■ Required work ■
An exact copy of every record below is what's needed here.

■ Saved data entries ■
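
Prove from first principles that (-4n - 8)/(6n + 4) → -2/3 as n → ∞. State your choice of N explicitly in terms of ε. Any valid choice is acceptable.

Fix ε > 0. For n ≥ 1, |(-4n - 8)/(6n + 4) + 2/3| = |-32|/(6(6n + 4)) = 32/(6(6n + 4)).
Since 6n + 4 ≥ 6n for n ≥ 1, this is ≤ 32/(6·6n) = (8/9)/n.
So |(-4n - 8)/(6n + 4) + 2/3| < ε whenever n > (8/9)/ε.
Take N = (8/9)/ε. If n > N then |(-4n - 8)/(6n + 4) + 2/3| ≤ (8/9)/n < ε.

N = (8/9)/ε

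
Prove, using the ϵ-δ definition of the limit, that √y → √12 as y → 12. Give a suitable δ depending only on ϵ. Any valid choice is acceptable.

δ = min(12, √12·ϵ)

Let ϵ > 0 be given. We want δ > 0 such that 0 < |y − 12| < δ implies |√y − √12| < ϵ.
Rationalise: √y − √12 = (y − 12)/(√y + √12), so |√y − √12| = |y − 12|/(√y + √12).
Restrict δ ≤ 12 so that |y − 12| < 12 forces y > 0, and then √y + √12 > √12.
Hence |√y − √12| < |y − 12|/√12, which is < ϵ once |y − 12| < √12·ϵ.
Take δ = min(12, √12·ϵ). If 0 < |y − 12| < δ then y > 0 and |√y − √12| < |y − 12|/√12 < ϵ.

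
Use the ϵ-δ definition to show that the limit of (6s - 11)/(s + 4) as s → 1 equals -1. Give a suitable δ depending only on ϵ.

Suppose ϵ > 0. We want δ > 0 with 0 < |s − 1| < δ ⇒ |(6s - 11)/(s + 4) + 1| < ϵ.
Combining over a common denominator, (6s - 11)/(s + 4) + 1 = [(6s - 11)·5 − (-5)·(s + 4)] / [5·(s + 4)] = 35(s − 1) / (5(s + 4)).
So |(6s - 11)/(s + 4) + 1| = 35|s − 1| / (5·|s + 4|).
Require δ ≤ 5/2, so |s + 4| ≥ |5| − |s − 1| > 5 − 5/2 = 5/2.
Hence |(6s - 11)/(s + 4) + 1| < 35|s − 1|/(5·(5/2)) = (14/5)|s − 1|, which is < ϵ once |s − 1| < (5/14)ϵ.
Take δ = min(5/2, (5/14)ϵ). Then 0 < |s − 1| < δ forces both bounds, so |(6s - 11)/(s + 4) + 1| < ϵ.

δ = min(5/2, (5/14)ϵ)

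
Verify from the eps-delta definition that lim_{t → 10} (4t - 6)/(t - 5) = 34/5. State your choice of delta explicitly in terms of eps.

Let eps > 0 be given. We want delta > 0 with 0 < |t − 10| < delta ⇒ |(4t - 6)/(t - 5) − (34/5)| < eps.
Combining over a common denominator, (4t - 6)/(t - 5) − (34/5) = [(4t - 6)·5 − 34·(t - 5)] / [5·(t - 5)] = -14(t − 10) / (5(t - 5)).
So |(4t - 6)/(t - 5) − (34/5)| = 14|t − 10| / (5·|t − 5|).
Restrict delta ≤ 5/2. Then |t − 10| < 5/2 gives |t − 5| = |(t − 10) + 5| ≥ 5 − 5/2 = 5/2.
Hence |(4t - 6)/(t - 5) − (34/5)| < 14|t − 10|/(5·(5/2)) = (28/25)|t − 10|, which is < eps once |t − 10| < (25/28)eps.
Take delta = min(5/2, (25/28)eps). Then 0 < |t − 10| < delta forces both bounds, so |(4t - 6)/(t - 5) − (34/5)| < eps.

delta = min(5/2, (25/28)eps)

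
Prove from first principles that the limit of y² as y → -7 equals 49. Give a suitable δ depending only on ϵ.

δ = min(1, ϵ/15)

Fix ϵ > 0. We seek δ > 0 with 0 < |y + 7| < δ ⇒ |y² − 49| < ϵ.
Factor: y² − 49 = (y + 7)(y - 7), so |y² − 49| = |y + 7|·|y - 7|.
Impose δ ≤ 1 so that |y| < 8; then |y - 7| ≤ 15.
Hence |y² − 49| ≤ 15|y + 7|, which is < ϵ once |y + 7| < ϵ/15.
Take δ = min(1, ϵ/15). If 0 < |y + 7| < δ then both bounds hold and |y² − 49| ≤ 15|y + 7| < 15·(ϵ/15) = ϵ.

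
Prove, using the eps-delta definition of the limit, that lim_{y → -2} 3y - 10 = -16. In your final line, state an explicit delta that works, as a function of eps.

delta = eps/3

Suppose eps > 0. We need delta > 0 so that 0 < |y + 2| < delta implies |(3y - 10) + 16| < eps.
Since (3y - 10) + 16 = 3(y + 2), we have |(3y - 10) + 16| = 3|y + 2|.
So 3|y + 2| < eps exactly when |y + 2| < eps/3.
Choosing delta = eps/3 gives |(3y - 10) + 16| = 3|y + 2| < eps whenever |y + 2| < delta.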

■ Exercise response ■
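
Prove from first principles that (-4n - 8)/(6n + 4) → -2/3 as n → ∞. State your choice of N explicitly in terms of ε. Any valid choice is acceptable.

Fix ε > 0. For n ≥ 1, |(-4n - 8)/(6n + 4) + 2/3| = |-32|/(6(6n + 4)) = 32/(6(6n + 4)).
Since 6n + 4 ≥ 6n for n ≥ 1, this is ≤ 32/(6·6n) = (8/9)/n.
So |(-4n - 8)/(6n + 4) + 2/3| < ε whenever n > (8/9)/ε.
Take N = (8/9)/ε. If n > N then |(-4n - 8)/(6n + 4) + 2/3| ≤ (8/9)/n < ε.

N = (8/9)/ε

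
Prove, using the ϵ-δ definition of the limit, that √y → √12 as y → 12. Give a suitable δ depending only on ϵ. Any valid choice is acceptable.

δ = min(12, √12·ϵ)

Let ϵ > 0 be given. We want δ > 0 such that 0 < |y − 12| < δ implies |√y − √12| < ϵ.
Rationalise: √y − √12 = (y − 12)/(√y + √12), so |√y − √12| = |y − 12|/(√y + √12).
Restrict δ ≤ 12 so that |y − 12| < 12 forces y > 0, and then √y + √12 > √12.
Hence |√y − √12| < |y − 12|/√12, which is < ϵ once |y − 12| < √12·ϵ.
Take δ = min(12, √12·ϵ). If 0 < |y − 12| < δ then y > 0 and |√y − √12| < |y − 12|/√12 < ϵ.

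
Use the ϵ-δ definition to show that the limit of (6s - 11)/(s + 4) as s → 1 equals -1. Give a suitable δ depending only on ϵ.

Suppose ϵ > 0. We want δ > 0 with 0 < |s − 1| < δ ⇒ |(6s - 11)/(s + 4) + 1| < ϵ.
Combining over a common denominator, (6s - 11)/(s + 4) + 1 = [(6s - 11)·5 − (-5)·(s + 4)] / [5·(s + 4)] = 35(s − 1) / (5(s + 4)).
So |(6s - 11)/(s + 4) + 1| = 35|s − 1| / (5·|s + 4|).
Require δ ≤ 5/2, so |s + 4| ≥ |5| − |s − 1| > 5 − 5/2 = 5/2.
Hence |(6s - 11)/(s + 4) + 1| < 35|s − 1|/(5·(5/2)) = (14/5)|s − 1|, which is < ϵ once |s − 1| < (5/14)ϵ.
Take δ = min(5/2, (5/14)ϵ). Then 0 < |s − 1| < δ forces both bounds, so |(6s - 11)/(s + 4) + 1| < ϵ.

δ = min(5/2, (5/14)ϵ)

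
Verify from the eps-delta definition that lim_{t → 10} (4t - 6)/(t - 5) = 34/5. State your choice of delta explicitly in terms of eps.

Let eps > 0 be given. We want delta > 0 with 0 < |t − 10| < delta ⇒ |(4t - 6)/(t - 5) − (34/5)| < eps.
Combining over a common denominator, (4t - 6)/(t - 5) − (34/5) = [(4t - 6)·5 − 34·(t - 5)] / [5·(t - 5)] = -14(t − 10) / (5(t - 5)).
So |(4t - 6)/(t - 5) − (34/5)| = 14|t − 10| / (5·|t − 5|).
Restrict delta ≤ 5/2. Then |t − 10| < 5/2 gives |t − 5| = |(t − 10) + 5| ≥ 5 − 5/2 = 5/2.
Hence |(4t - 6)/(t - 5) − (34/5)| < 14|t − 10|/(5·(5/2)) = (28/25)|t − 10|, which is < eps once |t − 10| < (25/28)eps.
Take delta = min(5/2, (25/28)eps). Then 0 < |t − 10| < delta forces both bounds, so |(4t - 6)/(t - 5) − (34/5)| < eps.

delta = min(5/2, (25/28)eps)

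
Prove from first principles that the limit of y² as y → -7 equals 49. Give a suitable δ depending only on ϵ.

δ = min(1, ϵ/15)

Fix ϵ > 0. We seek δ > 0 with 0 < |y + 7| < δ ⇒ |y² − 49| < ϵ.
Factor: y² − 49 = (y + 7)(y - 7), so |y² − 49| = |y + 7|·|y - 7|.
Impose δ ≤ 1 so that |y| < 8; then |y - 7| ≤ 15.
Hence |y² − 49| ≤ 15|y + 7|, which is < ϵ once |y + 7| < ϵ/15.
Take δ = min(1, ϵ/15). If 0 < |y + 7| < δ then both bounds hold and |y² − 49| ≤ 15|y + 7| < 15·(ϵ/15) = ϵ.

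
Prove, using the eps-delta definition of the limit, that lim_{y → -2} 3y - 10 = -16. In your final line, state an explicit delta that works, as a function of eps.

delta = eps/3

Suppose eps > 0. We need delta > 0 so that 0 < |y + 2| < delta implies |(3y - 10) + 16| < eps.
Since (3y - 10) + 16 = 3(y + 2), we have |(3y - 10) + 16| = 3|y + 2|.
So 3|y + 2| < eps exactly when |y + 2| < eps/3.
Choosing delta = eps/3 gives |(3y - 10) + 16| = 3|y + 2| < eps whenever |y + 2| < delta.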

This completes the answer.